### PROMPT
Starting at the top of the entries below, set down each line exactly as written, and stop after the line containing "(let x = 2 in".
======== GIVEN RECORDS ========
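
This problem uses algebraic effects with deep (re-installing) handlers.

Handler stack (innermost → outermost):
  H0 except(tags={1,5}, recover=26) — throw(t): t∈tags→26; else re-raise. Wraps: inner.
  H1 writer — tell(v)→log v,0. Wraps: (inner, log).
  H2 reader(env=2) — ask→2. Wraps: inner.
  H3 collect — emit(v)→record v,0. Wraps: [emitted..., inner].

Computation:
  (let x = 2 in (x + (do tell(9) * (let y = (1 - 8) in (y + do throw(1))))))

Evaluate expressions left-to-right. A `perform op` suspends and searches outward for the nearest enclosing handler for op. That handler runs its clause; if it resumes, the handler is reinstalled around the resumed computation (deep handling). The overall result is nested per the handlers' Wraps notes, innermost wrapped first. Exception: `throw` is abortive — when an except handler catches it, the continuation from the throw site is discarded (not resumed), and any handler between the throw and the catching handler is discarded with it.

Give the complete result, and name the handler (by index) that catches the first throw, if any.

Answer: [(26, (9))] ; first throw caught by: H0

Working:
tell(9) @ H1 ⇒ log+=9
throw(1) @ H0 caught ⇒ 26
H1 returns (26, (9))
H2 returns (26, (9))
H3 returns [(26, (9))]
= [(26, (9))]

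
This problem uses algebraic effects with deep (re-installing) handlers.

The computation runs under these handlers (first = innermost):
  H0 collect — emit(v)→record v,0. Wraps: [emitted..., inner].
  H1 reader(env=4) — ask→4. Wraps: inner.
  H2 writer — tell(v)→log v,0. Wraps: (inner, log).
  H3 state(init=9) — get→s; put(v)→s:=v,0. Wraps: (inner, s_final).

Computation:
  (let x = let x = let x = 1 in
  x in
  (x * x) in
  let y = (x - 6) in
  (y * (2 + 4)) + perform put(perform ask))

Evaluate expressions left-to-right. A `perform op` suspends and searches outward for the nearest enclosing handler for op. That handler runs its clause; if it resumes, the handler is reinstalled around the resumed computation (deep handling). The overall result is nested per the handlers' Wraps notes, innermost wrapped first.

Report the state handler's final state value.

Answer: 4

Evaluation trace:
ask @ H1 ⇒ 4
put(4) @ H3 ⇒ s:=4
H0 returns [-30]
H1 returns [-30]
H2 returns ([-30], ())
H3 returns (([-30], ()), 4)
= (([-30], ()), 4)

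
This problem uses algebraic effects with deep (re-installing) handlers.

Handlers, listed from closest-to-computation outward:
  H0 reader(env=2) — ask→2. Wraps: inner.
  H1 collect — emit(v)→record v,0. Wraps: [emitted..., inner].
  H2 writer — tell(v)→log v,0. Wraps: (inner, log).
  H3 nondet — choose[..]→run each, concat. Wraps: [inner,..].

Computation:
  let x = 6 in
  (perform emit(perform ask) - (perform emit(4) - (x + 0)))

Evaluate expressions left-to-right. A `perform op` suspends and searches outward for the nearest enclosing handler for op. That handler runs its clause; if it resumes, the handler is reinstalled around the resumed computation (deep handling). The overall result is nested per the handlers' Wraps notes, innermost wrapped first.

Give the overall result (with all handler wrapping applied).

Answer: [([2, 4, 6], ())]

Step-by-step:
ask @ H0 ⇒ 2
emit(2) @ H1 ⇒ out+=2
emit(4) @ H1 ⇒ out+=4
H0 returns 6
H1 returns [2, 4, 6]
H2 returns ([2, 4, 6], ())
H3 returns [([2, 4, 6], ())]
= [([2, 4, 6], ())]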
========
### WORKED SOLUTION
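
This problem uses algebraic effects with deep (re-installing) handlers.

Handler stack (innermost → outermost):
  H0 except(tags={1,5}, recover=26) — throw(t): t∈tags→26; else re-raise. Wraps: inner.
  H1 writer — tell(v)→log v,0. Wraps: (inner, log).
  H2 reader(env=2) — ask→2. Wraps: inner.
  H3 collect — emit(v)→record v,0. Wraps: [emitted..., inner].

Computation:
  (let x = 2 in (x + (do tell(9) * (let y = (1 - 8) in (y + do throw(1))))))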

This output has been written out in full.